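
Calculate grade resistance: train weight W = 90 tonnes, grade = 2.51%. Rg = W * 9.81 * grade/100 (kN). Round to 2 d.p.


Rg = W * 9.81 * grade / 100
Rg = 90 * 9.81 * 2.51 / 100
Rg = 882.9 * 0.0251
Rg = 22.16 kN

22.16


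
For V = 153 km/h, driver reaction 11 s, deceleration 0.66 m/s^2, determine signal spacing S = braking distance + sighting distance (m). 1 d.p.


V = 153 / 3.6 = 42.5 m/s
Braking distance = 42.5^2 / (2*0.66) = 1368.3712 m
Sighting distance = 42.5 * 11 = 467.5 m
S = 1368.3712 + 467.5 = 1835.9 m

1835.9


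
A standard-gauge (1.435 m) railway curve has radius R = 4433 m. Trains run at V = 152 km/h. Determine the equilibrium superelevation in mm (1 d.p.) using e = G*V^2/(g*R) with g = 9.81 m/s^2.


Convert speed: V = 152 / 3.6 = 42.2222 m/s
Apply formula: e = 1.435 * 42.2222^2 / (9.81 * 4433)
e = 1.435 * 1782.716 / 43487.73
e = 0.058826 m = 58.8 mm

58.8


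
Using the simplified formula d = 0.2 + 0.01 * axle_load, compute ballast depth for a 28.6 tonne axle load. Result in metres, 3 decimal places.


d = 0.2 + 0.01 * 28.6
d = 0.2 + 0.286
d = 0.486 m

0.486


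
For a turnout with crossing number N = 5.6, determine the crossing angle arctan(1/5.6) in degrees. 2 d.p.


1/N = 1/5.6 = 0.178571
angle = arctan(0.178571) = 0.176709 rad
angle = 0.176709 * 180/pi = 10.12 degrees

10.12


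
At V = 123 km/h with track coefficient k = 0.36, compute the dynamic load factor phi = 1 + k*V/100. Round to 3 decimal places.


phi = 1 + k * V / 100
phi = 1 + 0.36 * 123 / 100
phi = 1 + 0.4428
phi = 1.443

1.443


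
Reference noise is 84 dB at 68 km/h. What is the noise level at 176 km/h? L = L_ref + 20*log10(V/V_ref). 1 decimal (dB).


V/V_ref = 176 / 68 = 2.588235
log10(2.588235) = 0.413004
20 * 0.413004 = 8.2601
L = 84 + 8.2601 = 92.3 dB

92.3


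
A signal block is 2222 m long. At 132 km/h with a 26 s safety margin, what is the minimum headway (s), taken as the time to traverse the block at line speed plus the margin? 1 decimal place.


V = 132 / 3.6 = 36.6667 m/s
Block traversal time = 2222 / 36.6667 = 60.6 s
Headway = 60.6 + 26
Headway = 86.6 s

86.6


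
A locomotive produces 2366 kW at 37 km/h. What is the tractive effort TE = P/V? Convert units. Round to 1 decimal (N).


Convert: P = 2366 kW = 2366000 W
V = 37 / 3.6 = 10.2778 m/s
TE = 2366000 / 10.2778
TE = 230205.4 N

230205.4


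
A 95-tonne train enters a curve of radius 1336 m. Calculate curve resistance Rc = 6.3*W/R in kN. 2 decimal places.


Rc = 6.3 * W / R
Rc = 6.3 * 95 / 1336
Rc = 598.5 / 1336
Rc = 0.45 kN

0.45


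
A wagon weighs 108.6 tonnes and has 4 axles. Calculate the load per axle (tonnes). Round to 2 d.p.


Load per axle = total weight / number of axles
Load = 108.6 / 4
Load = 27.15 tonnes

27.15


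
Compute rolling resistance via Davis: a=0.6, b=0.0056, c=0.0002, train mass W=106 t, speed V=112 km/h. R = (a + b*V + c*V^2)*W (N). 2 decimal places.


b*V = 0.0056 * 112 = 0.6272
c*V^2 = 0.0002 * 12544 = 2.5088
R_per_t = 0.6 + 0.6272 + 2.5088 = 3.736 N/t
R_total = 3.736 * 106 = 396.02 N

396.02


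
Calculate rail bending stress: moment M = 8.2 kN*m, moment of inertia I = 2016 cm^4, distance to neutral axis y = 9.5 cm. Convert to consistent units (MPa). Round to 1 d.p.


Convert units:
M = 8.2 kN*m = 8200000 N*mm
y = 9.5 cm = 95 mm
I = 2016 cm^4 = 20160000 mm^4
sigma = 8200000 * 95 / 20160000
sigma = 38.6 MPa

38.6


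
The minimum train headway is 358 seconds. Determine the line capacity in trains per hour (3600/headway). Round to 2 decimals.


Capacity = 3600 / headway
Capacity = 3600 / 358
Capacity = 10.06 trains/hour

10.06


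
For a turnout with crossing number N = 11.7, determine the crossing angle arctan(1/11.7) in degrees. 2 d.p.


1/N = 1/11.7 = 0.08547
angle = arctan(0.08547) = 0.085263 rad
angle = 0.085263 * 180/pi = 4.89 degrees

4.89


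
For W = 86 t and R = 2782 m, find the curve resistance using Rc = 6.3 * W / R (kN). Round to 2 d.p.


Rc = 6.3 * W / R
Rc = 6.3 * 86 / 2782
Rc = 541.8 / 2782
Rc = 0.19 kN

0.19


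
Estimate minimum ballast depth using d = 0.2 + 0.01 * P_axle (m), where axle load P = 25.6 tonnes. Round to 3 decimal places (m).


d = 0.2 + 0.01 * 25.6
d = 0.2 + 0.256
d = 0.456 m

0.456


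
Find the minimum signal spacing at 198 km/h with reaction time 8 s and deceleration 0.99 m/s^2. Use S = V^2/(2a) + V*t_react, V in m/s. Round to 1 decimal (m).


V = 198 / 3.6 = 55.0 m/s
Braking distance = 55.0^2 / (2*0.99) = 1527.7778 m
Sighting distance = 55.0 * 8 = 440.0 m
S = 1527.7778 + 440.0 = 1967.8 m

1967.8


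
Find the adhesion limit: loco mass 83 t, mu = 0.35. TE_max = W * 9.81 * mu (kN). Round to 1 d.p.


TE_max = W * g * mu
TE_max = 83 * 9.81 * 0.35
TE_max = 814.23 * 0.35
TE_max = 285.0 kN

285.0


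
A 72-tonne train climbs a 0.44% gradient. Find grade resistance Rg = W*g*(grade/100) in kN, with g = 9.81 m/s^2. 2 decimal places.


Rg = W * 9.81 * grade / 100
Rg = 72 * 9.81 * 0.44 / 100
Rg = 706.32 * 0.0044
Rg = 3.11 kN

3.11


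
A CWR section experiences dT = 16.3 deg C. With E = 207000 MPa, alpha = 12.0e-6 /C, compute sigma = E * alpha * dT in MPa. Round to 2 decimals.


sigma = E * alpha * dT
sigma = 207000 * 12.0e-6 * 16.3
sigma = 2.484 * 16.3
sigma = 40.49 MPa

40.49


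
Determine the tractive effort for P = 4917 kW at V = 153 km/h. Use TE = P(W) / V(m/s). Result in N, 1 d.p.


Convert: P = 4917 kW = 4917000 W
V = 153 / 3.6 = 42.5 m/s
TE = 4917000 / 42.5
TE = 115694.1 N

115694.1


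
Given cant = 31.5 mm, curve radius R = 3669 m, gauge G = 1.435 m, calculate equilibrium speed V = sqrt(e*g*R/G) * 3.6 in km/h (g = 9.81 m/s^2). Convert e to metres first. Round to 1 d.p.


Convert cant: e = 31.5 mm = 0.0315 m
V_ms = sqrt(0.0315 * 9.81 * 3669 / 1.435)
V_ms = sqrt(790.087829) = 28.1085 m/s
V = 28.1085 * 3.6 = 101.2 km/h

101.2


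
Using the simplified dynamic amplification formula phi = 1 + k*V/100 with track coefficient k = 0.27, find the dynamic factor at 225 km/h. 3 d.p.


phi = 1 + k * V / 100
phi = 1 + 0.27 * 225 / 100
phi = 1 + 0.6075
phi = 1.608

1.608


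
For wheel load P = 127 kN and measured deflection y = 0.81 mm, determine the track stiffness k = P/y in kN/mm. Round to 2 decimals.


Track stiffness k = P / y
k = 127 / 0.81
k = 156.79 kN/mm

156.79


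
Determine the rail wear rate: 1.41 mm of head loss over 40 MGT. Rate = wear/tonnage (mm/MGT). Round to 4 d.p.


Wear rate = total wear / cumulative tonnage
Rate = 1.41 / 40
Rate = 0.0353 mm/MGT

0.0353


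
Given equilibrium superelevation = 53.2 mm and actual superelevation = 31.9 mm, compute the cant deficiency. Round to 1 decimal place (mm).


Cant deficiency = equilibrium cant - actual cant
CD = 53.2 - 31.9
CD = 21.3 mm

21.3


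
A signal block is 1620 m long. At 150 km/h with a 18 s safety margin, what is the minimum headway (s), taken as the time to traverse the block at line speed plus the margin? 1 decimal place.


V = 150 / 3.6 = 41.6667 m/s
Block traversal time = 1620 / 41.6667 = 38.88 s
Headway = 38.88 + 18
Headway = 56.9 s

56.9


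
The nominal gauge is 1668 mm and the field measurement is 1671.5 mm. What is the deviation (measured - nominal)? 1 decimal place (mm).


Deviation = measured - nominal
Deviation = 1671.5 - 1668
Deviation = 3.5 mm

3.5


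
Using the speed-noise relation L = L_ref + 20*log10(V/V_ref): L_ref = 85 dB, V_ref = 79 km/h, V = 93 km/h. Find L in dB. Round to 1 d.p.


V/V_ref = 93 / 79 = 1.177215
log10(1.177215) = 0.070856
20 * 0.070856 = 1.4171
L = 85 + 1.4171 = 86.4 dB

86.4


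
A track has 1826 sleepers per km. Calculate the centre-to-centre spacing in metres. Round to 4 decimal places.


Spacing = 1000 m / number of sleepers
Spacing = 1000 / 1826
Spacing = 0.5476 m

0.5476


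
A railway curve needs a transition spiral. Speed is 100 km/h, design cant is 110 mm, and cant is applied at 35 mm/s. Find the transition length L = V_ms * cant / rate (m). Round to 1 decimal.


Convert speed: V = 100 / 3.6 = 27.7778 m/s
L = 27.7778 * 110 / 35
L = 3055.5556 / 35
L = 87.3 m

87.3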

################

> _Goal of the exercise_:
Reproduce, with no other lines, the one containing "A signal block is 1620" and all lines after it through the end of the data above.

> _Written solution_:
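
A signal block is 1620 m long. At 150 km/h with a 18 s safety margin, what is the minimum headway (s), taken as the time to traverse the block at line speed plus the margin? 1 decimal place.


V = 150 / 3.6 = 41.6667 m/s
Block traversal time = 1620 / 41.6667 = 38.88 s
Headway = 38.88 + 18
Headway = 56.9 s

56.9


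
The nominal gauge is 1668 mm and the field measurement is 1671.5 mm. What is the deviation (measured - nominal)? 1 decimal place (mm).


Deviation = measured - nominal
Deviation = 1671.5 - 1668
Deviation = 3.5 mm

3.5


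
Using the speed-noise relation L = L_ref + 20*log10(V/V_ref): L_ref = 85 dB, V_ref = 79 km/h, V = 93 km/h. Find L in dB. Round to 1 d.p.


V/V_ref = 93 / 79 = 1.177215
log10(1.177215) = 0.070856
20 * 0.070856 = 1.4171
L = 85 + 1.4171 = 86.4 dB

86.4


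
A track has 1826 sleepers per km. Calculate the centre-to-centre spacing in metres. Round to 4 decimal places.


Spacing = 1000 m / number of sleepers
Spacing = 1000 / 1826
Spacing = 0.5476 m

0.5476


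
A railway curve needs a transition spiral. Speed is 100 km/h, design cant is 110 mm, and cant is applied at 35 mm/s. Find the transition length L = V_ms * cant / rate (m). Round to 1 decimal.


Convert speed: V = 100 / 3.6 = 27.7778 m/s
L = 27.7778 * 110 / 35
L = 3055.5556 / 35
L = 87.3 m

87.3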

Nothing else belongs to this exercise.